▶ PROMPT: In the lines below, find the one that contains "Coincident(C, Origin)" and write it out exactly, along with every line that follows it.

▶ MATERIAL FOR THE TASK:
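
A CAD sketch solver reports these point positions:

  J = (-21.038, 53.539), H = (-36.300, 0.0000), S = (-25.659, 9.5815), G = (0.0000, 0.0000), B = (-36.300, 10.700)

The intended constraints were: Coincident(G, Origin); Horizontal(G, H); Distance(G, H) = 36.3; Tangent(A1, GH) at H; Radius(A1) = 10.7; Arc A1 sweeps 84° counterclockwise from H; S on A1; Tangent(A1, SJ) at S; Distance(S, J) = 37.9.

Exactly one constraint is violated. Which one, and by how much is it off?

Distance(S, J) = 37.9 — off by 6.30.

G = (0.00, 0.00) ✓; G.y = 0.00, H.y = 0.00 ✓; |GH| = 36.30 ✓; ∠(BH, HG) = 90.00° ✓; |BH| = 10.70 ✓; bearing(B→S) − bearing(B→H) = 84.00° ✓; |BS| = 10.70 ✓; ∠(BS, SJ) = 90.00° ✓; |SJ| = 44.20 ✗.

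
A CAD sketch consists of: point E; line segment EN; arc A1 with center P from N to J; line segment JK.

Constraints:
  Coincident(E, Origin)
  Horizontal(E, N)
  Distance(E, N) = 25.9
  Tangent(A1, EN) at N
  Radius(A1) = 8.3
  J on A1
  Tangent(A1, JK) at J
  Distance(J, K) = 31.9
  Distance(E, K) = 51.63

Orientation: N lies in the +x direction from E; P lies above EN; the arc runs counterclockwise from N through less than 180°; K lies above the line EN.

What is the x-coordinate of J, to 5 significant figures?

34.175

E is at the origin; E and N share the same y with |EN| = 25.9 and N on the +x side, so N = (25.900, 0.0000). The tangent condition forces PN to be normal to EN, so P = N + (0, 8.3) = (25.900, 8.3000). Since PJ ⟂ JK (tangency), |PK| = √(8.3² + 31.9²) = 32.962 regardless of where J sits on A1. So K lies on both circle(E, 51.63) and circle(P, 32.962); the above-EN intersection is K = (31.708, 40.746). J is the foot of the tangent from K: J = (34.175, 8.9420).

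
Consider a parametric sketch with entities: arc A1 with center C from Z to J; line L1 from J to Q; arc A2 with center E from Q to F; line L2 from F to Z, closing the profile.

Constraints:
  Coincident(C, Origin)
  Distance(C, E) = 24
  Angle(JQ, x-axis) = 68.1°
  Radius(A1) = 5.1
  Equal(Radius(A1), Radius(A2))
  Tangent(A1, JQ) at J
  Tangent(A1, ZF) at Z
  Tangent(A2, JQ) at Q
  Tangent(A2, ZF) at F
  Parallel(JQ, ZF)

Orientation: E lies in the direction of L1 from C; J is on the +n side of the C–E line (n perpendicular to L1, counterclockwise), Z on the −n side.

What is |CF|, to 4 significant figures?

24.54

Tangency of A1 to both parallel lines with radius 5.1 puts J and Z at C ± 5.1·n: J = (-4.732, 1.902), Z = (4.732, -1.902). Equal radii place Q and F the same way about E: Q = E + 5.1·n = (4.220, 24.17), F = E − 5.1·n = (13.68, 20.37). Then |CF| = |F − C| = 24.54.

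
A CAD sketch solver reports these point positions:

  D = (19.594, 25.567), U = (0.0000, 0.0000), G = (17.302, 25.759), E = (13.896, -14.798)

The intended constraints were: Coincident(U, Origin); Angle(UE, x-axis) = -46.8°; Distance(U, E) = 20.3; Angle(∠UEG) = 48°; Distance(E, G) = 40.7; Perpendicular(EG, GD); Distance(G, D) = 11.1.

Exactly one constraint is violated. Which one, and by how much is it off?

Distance(G, D) = 11.1 — off by 8.80.

U = (0.00, 0.00) ✓; UE at -46.80° ✓; |UE| = 20.30 ✓; ∠UEG = 48.00° ✓; |EG| = 40.70 ✓; ∠(EG, GD) = 89.99° ✓; |GD| = 2.300 ✗.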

▶ RESULT FOR THIS TASK:
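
  Coincident(C, Origin)
  Distance(C, E) = 24
  Angle(JQ, x-axis) = 68.1°
  Radius(A1) = 5.1
  Equal(Radius(A1), Radius(A2))
  Tangent(A1, JQ) at J
  Tangent(A1, ZF) at Z
  Tangent(A2, JQ) at Q
  Tangent(A2, ZF) at F
  Parallel(JQ, ZF)

Orientation: E lies in the direction of L1 from C; J is on the +n side of the C–E line (n perpendicular to L1, counterclockwise), Z on the −n side.

What is |CF|, to 4 significant figures?

24.54

Tangency of A1 to both parallel lines with radius 5.1 puts J and Z at C ± 5.1·n: J = (-4.732, 1.902), Z = (4.732, -1.902). Equal radii place Q and F the same way about E: Q = E + 5.1·n = (4.220, 24.17), F = E − 5.1·n = (13.68, 20.37). Then |CF| = |F − C| = 24.54.

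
A CAD sketch solver reports these point positions:

  D = (19.594, 25.567), U = (0.0000, 0.0000), G = (17.302, 25.759), E = (13.896, -14.798)

The intended constraints were: Coincident(U, Origin); Angle(UE, x-axis) = -46.8°; Distance(U, E) = 20.3; Angle(∠UEG) = 48°; Distance(E, G) = 40.7; Perpendicular(EG, GD); Distance(G, D) = 11.1.

Exactly one constraint is violated. Which one, and by how much is it off?

Distance(G, D) = 11.1 — off by 8.80.

U = (0.00, 0.00) ✓; UE at -46.80° ✓; |UE| = 20.30 ✓; ∠UEG = 48.00° ✓; |EG| = 40.70 ✓; ∠(EG, GD) = 89.99° ✓; |GD| = 2.300 ✗.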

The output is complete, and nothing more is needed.